[Stored items]
+ + + + +

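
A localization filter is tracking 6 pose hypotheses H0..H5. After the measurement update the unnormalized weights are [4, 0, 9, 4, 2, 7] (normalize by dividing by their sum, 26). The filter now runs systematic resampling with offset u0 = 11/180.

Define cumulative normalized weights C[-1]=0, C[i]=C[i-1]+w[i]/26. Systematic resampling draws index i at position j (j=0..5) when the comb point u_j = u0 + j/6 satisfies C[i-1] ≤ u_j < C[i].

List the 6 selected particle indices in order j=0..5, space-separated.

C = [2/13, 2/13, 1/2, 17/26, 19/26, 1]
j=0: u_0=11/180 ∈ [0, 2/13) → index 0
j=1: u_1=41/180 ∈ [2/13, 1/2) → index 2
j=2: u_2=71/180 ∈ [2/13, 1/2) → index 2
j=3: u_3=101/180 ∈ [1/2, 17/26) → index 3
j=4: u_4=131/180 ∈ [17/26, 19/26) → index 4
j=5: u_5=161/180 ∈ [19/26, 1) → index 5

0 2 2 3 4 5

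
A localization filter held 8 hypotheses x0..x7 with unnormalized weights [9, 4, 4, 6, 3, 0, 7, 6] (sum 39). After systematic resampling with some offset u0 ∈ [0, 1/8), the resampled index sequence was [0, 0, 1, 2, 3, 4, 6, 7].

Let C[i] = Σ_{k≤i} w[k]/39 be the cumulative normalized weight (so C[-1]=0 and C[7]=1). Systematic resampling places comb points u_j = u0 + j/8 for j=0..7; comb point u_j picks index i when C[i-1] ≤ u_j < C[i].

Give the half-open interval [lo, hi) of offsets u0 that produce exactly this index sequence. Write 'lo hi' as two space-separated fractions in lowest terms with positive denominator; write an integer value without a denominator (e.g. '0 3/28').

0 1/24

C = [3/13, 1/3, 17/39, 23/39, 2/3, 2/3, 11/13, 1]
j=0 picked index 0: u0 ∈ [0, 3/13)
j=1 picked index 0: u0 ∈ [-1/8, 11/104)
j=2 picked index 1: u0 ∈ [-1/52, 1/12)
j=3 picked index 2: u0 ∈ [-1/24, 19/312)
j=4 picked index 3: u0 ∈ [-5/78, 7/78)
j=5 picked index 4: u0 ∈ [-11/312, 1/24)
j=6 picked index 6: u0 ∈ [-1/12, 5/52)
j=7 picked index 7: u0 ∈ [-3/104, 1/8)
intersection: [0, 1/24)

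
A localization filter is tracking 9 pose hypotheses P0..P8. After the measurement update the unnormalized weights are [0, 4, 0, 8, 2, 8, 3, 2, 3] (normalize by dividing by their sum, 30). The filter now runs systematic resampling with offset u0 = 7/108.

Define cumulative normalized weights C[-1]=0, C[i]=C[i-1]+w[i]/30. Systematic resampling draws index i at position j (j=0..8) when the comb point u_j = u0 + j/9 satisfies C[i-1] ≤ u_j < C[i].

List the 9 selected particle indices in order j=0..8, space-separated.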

+ + + + +

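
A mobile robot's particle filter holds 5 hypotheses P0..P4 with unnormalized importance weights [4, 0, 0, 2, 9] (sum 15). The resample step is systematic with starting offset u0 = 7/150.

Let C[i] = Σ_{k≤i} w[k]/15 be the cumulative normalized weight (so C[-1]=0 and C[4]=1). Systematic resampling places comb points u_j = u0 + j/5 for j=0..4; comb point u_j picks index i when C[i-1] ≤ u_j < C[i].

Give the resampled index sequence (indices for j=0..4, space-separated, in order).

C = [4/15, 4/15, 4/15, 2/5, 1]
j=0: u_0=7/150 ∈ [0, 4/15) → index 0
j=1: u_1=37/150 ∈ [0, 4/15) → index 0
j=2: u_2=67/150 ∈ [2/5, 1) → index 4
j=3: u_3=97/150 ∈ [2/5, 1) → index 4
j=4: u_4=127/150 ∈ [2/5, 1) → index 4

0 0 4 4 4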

+ + + + +

● WHAT IS EXPECTED: Please write out, exactly as they appear above, only the lines in the stretch from the line with "List the 6 selected" through the line with "A localization filter is tracking 9".

● SOLUTION TO THE PROBLEM:
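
List the 6 selected particle indices in order j=0..5, space-separated.

C = [2/13, 2/13, 1/2, 17/26, 19/26, 1]
j=0: u_0=11/180 ∈ [0, 2/13) → index 0
j=1: u_1=41/180 ∈ [2/13, 1/2) → index 2
j=2: u_2=71/180 ∈ [2/13, 1/2) → index 2
j=3: u_3=101/180 ∈ [1/2, 17/26) → index 3
j=4: u_4=131/180 ∈ [17/26, 19/26) → index 4
j=5: u_5=161/180 ∈ [19/26, 1) → index 5

0 2 2 3 4 5

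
A localization filter held 8 hypotheses x0..x7 with unnormalized weights [9, 4, 4, 6, 3, 0, 7, 6] (sum 39). After systematic resampling with some offset u0 ∈ [0, 1/8), the resampled index sequence was [0, 0, 1, 2, 3, 4, 6, 7].

Let C[i] = Σ_{k≤i} w[k]/39 be the cumulative normalized weight (so C[-1]=0 and C[7]=1). Systematic resampling places comb points u_j = u0 + j/8 for j=0..7; comb point u_j picks index i when C[i-1] ≤ u_j < C[i].

Give the half-open interval [lo, hi) of offsets u0 that produce exactly this index sequence. Write 'lo hi' as two space-separated fractions in lowest terms with positive denominator; write an integer value without a denominator (e.g. '0 3/28').

0 1/24

C = [3/13, 1/3, 17/39, 23/39, 2/3, 2/3, 11/13, 1]
j=0 picked index 0: u0 ∈ [0, 3/13)
j=1 picked index 0: u0 ∈ [-1/8, 11/104)
j=2 picked index 1: u0 ∈ [-1/52, 1/12)
j=3 picked index 2: u0 ∈ [-1/24, 19/312)
j=4 picked index 3: u0 ∈ [-5/78, 7/78)
j=5 picked index 4: u0 ∈ [-11/312, 1/24)
j=6 picked index 6: u0 ∈ [-1/12, 5/52)
j=7 picked index 7: u0 ∈ [-3/104, 1/8)
intersection: [0, 1/24)

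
A localization filter is tracking 9 pose hypotheses P0..P8. After the measurement update the unnormalized weights are [0, 4, 0, 8, 2, 8, 3, 2, 3] (normalize by dividing by their sum, 30). The filter now runs systematic resampling with offset u0 = 7/108.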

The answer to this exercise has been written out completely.